Give back all of the data verbatim.

Provided records Block Start

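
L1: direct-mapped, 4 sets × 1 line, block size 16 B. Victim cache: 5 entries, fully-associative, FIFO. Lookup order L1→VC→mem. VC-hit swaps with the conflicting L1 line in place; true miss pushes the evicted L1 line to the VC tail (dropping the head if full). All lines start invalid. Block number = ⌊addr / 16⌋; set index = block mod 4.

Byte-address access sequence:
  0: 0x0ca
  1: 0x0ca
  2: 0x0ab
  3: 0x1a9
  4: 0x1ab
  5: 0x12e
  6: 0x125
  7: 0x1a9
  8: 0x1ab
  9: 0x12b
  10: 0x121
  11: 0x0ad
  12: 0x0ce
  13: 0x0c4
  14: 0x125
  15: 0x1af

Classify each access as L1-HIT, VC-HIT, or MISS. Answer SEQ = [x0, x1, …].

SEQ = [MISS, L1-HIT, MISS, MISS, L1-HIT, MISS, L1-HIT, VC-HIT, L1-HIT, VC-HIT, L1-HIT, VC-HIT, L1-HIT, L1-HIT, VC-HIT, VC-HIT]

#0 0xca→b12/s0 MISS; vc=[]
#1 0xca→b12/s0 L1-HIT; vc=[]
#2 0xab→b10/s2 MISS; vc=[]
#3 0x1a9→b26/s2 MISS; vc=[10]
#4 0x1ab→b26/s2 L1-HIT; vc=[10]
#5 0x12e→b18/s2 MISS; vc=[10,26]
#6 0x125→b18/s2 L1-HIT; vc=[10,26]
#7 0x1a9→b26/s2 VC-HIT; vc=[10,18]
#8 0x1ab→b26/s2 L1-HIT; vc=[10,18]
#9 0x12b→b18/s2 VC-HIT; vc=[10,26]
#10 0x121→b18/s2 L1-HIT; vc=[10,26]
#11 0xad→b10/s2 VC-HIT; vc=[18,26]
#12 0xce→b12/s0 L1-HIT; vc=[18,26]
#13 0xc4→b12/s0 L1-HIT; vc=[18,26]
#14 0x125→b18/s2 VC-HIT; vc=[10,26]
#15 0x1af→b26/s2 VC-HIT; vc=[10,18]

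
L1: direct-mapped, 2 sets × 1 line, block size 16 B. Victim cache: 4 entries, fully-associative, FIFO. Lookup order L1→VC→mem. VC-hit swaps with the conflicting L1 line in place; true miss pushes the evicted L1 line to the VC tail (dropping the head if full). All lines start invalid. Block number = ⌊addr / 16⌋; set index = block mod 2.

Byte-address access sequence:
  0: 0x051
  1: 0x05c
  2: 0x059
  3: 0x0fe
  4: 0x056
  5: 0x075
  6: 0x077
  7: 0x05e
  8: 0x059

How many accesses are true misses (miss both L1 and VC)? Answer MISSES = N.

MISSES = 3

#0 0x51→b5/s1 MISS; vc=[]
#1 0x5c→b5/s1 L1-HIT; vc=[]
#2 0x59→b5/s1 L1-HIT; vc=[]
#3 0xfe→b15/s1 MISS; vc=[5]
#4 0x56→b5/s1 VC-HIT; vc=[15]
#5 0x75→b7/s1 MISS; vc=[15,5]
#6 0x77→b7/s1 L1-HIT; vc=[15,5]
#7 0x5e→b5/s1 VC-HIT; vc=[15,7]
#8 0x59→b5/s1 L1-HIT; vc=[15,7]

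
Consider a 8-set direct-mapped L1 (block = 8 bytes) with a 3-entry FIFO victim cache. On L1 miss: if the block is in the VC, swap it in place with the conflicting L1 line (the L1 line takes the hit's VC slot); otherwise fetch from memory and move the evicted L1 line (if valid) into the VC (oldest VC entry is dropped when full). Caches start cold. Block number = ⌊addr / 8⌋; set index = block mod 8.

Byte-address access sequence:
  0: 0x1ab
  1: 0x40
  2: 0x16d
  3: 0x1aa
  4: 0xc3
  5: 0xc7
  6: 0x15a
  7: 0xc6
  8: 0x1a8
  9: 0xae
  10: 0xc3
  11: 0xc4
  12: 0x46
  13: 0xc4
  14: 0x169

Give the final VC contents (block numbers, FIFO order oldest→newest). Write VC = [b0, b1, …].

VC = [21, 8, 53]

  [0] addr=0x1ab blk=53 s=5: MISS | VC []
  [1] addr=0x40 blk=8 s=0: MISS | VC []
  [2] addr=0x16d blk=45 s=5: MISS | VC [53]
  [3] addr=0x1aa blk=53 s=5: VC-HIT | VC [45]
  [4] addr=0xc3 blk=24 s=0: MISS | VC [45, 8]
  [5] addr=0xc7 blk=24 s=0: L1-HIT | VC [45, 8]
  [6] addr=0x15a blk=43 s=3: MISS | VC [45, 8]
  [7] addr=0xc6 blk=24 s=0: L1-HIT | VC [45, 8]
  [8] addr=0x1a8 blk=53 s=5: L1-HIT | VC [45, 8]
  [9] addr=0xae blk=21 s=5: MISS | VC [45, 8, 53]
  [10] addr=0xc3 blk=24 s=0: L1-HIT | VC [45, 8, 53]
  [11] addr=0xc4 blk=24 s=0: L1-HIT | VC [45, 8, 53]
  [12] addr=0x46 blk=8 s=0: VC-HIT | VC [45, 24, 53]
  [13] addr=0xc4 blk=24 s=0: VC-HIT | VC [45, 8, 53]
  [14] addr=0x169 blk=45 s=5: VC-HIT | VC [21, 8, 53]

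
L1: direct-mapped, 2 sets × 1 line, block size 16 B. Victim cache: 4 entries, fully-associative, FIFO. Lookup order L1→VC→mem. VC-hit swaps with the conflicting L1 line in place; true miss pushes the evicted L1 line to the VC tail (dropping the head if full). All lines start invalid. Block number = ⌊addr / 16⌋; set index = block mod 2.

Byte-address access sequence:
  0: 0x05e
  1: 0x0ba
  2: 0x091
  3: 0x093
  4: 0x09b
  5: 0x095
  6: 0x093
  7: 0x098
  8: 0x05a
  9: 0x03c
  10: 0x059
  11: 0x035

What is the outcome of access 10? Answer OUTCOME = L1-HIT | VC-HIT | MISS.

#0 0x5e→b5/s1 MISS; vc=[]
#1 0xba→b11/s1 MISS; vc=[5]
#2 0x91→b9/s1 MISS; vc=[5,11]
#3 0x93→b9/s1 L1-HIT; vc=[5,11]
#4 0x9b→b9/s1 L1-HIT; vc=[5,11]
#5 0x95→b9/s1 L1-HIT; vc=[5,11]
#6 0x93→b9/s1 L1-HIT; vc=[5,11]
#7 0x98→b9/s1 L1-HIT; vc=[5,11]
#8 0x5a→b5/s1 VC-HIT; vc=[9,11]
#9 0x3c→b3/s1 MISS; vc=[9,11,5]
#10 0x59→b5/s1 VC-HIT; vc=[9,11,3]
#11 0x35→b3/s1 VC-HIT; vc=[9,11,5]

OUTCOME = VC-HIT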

Provided records Block End

Answer to the exercise:
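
L1: direct-mapped, 4 sets × 1 line, block size 16 B. Victim cache: 5 entries, fully-associative, FIFO. Lookup order L1→VC→mem. VC-hit swaps with the conflicting L1 line in place; true miss pushes the evicted L1 line to the VC tail (dropping the head if full). All lines start invalid. Block number = ⌊addr / 16⌋; set index = block mod 4.

Byte-address access sequence:
  0: 0x0ca
  1: 0x0ca
  2: 0x0ab
  3: 0x1a9
  4: 0x1ab
  5: 0x12e
  6: 0x125
  7: 0x1a9
  8: 0x1ab
  9: 0x12b
  10: 0x121
  11: 0x0ad
  12: 0x0ce
  13: 0x0c4
  14: 0x125
  15: 0x1af

Classify each access as L1-HIT, VC-HIT, or MISS. Answer SEQ = [x0, x1, …].

SEQ = [MISS, L1-HIT, MISS, MISS, L1-HIT, MISS, L1-HIT, VC-HIT, L1-HIT, VC-HIT, L1-HIT, VC-HIT, L1-HIT, L1-HIT, VC-HIT, VC-HIT]

#0 0xca→b12/s0 MISS; vc=[]
#1 0xca→b12/s0 L1-HIT; vc=[]
#2 0xab→b10/s2 MISS; vc=[]
#3 0x1a9→b26/s2 MISS; vc=[10]
#4 0x1ab→b26/s2 L1-HIT; vc=[10]
#5 0x12e→b18/s2 MISS; vc=[10,26]
#6 0x125→b18/s2 L1-HIT; vc=[10,26]
#7 0x1a9→b26/s2 VC-HIT; vc=[10,18]
#8 0x1ab→b26/s2 L1-HIT; vc=[10,18]
#9 0x12b→b18/s2 VC-HIT; vc=[10,26]
#10 0x121→b18/s2 L1-HIT; vc=[10,26]
#11 0xad→b10/s2 VC-HIT; vc=[18,26]
#12 0xce→b12/s0 L1-HIT; vc=[18,26]
#13 0xc4→b12/s0 L1-HIT; vc=[18,26]
#14 0x125→b18/s2 VC-HIT; vc=[10,26]
#15 0x1af→b26/s2 VC-HIT; vc=[10,18]

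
L1: direct-mapped, 2 sets × 1 line, block size 16 B. Victim cache: 4 entries, fully-associative, FIFO. Lookup order L1→VC→mem. VC-hit swaps with the conflicting L1 line in place; true miss pushes the evicted L1 line to the VC tail (dropping the head if full). All lines start invalid. Block number = ⌊addr / 16⌋; set index = block mod 2.

Byte-address access sequence:
  0: 0x051
  1: 0x05c
  2: 0x059
  3: 0x0fe
  4: 0x056
  5: 0x075
  6: 0x077
  7: 0x05e
  8: 0x059

How many accesses are true misses (miss both L1 and VC)? Answer MISSES = N.

MISSES = 3

#0 0x51→b5/s1 MISS; vc=[]
#1 0x5c→b5/s1 L1-HIT; vc=[]
#2 0x59→b5/s1 L1-HIT; vc=[]
#3 0xfe→b15/s1 MISS; vc=[5]
#4 0x56→b5/s1 VC-HIT; vc=[15]
#5 0x75→b7/s1 MISS; vc=[15,5]
#6 0x77→b7/s1 L1-HIT; vc=[15,5]
#7 0x5e→b5/s1 VC-HIT; vc=[15,7]
#8 0x59→b5/s1 L1-HIT; vc=[15,7]

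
Consider a 8-set direct-mapped L1 (block = 8 bytes) with a 3-entry FIFO victim cache. On L1 miss: if the block is in the VC, swap it in place with the conflicting L1 line (the L1 line takes the hit's VC slot); otherwise fetch from memory and move the evicted L1 line (if valid) into the VC (oldest VC entry is dropped when full). Caches start cold. Block number = ⌊addr / 8⌋; set index = block mod 8.

Byte-address access sequence:
  0: 0x1ab
  1: 0x40
  2: 0x16d
  3: 0x1aa
  4: 0xc3
  5: 0xc7
  6: 0x15a
  7: 0xc6
  8: 0x1a8
  9: 0xae
  10: 0xc3
  11: 0xc4
  12: 0x46
  13: 0xc4
  14: 0x169

Give the final VC contents (block numbers, FIFO order oldest→newest). Write VC = [b0, b1, …].

VC = [21, 8, 53]

  [0] addr=0x1ab blk=53 s=5: MISS | VC []
  [1] addr=0x40 blk=8 s=0: MISS | VC []
  [2] addr=0x16d blk=45 s=5: MISS | VC [53]
  [3] addr=0x1aa blk=53 s=5: VC-HIT | VC [45]
  [4] addr=0xc3 blk=24 s=0: MISS | VC [45, 8]
  [5] addr=0xc7 blk=24 s=0: L1-HIT | VC [45, 8]
  [6] addr=0x15a blk=43 s=3: MISS | VC [45, 8]
  [7] addr=0xc6 blk=24 s=0: L1-HIT | VC [45, 8]
  [8] addr=0x1a8 blk=53 s=5: L1-HIT | VC [45, 8]
  [9] addr=0xae blk=21 s=5: MISS | VC [45, 8, 53]
  [10] addr=0xc3 blk=24 s=0: L1-HIT | VC [45, 8, 53]
  [11] addr=0xc4 blk=24 s=0: L1-HIT | VC [45, 8, 53]
  [12] addr=0x46 blk=8 s=0: VC-HIT | VC [45, 24, 53]
  [13] addr=0xc4 blk=24 s=0: VC-HIT | VC [45, 8, 53]
  [14] addr=0x169 blk=45 s=5: VC-HIT | VC [21, 8, 53]

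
L1: direct-mapped, 2 sets × 1 line, block size 16 B. Victim cache: 4 entries, fully-associative, FIFO. Lookup order L1→VC→mem. VC-hit swaps with the conflicting L1 line in place; true miss pushes the evicted L1 line to the VC tail (dropping the head if full). All lines start invalid. Block number = ⌊addr / 16⌋; set index = block mod 2.

Byte-address access sequence:
  0: 0x05e
  1: 0x0ba
  2: 0x091
  3: 0x093
  4: 0x09b
  5: 0x095
  6: 0x093
  7: 0x098
  8: 0x05a
  9: 0x03c
  10: 0x059
  11: 0x035

What is the outcome of access 10? Answer OUTCOME = L1-HIT | VC-HIT | MISS.

#0 0x5e→b5/s1 MISS; vc=[]
#1 0xba→b11/s1 MISS; vc=[5]
#2 0x91→b9/s1 MISS; vc=[5,11]
#3 0x93→b9/s1 L1-HIT; vc=[5,11]
#4 0x9b→b9/s1 L1-HIT; vc=[5,11]
#5 0x95→b9/s1 L1-HIT; vc=[5,11]
#6 0x93→b9/s1 L1-HIT; vc=[5,11]
#7 0x98→b9/s1 L1-HIT; vc=[5,11]
#8 0x5a→b5/s1 VC-HIT; vc=[9,11]
#9 0x3c→b3/s1 MISS; vc=[9,11,5]
#10 0x59→b5/s1 VC-HIT; vc=[9,11,3]
#11 0x35→b3/s1 VC-HIT; vc=[9,11,5]

OUTCOME = VC-HIT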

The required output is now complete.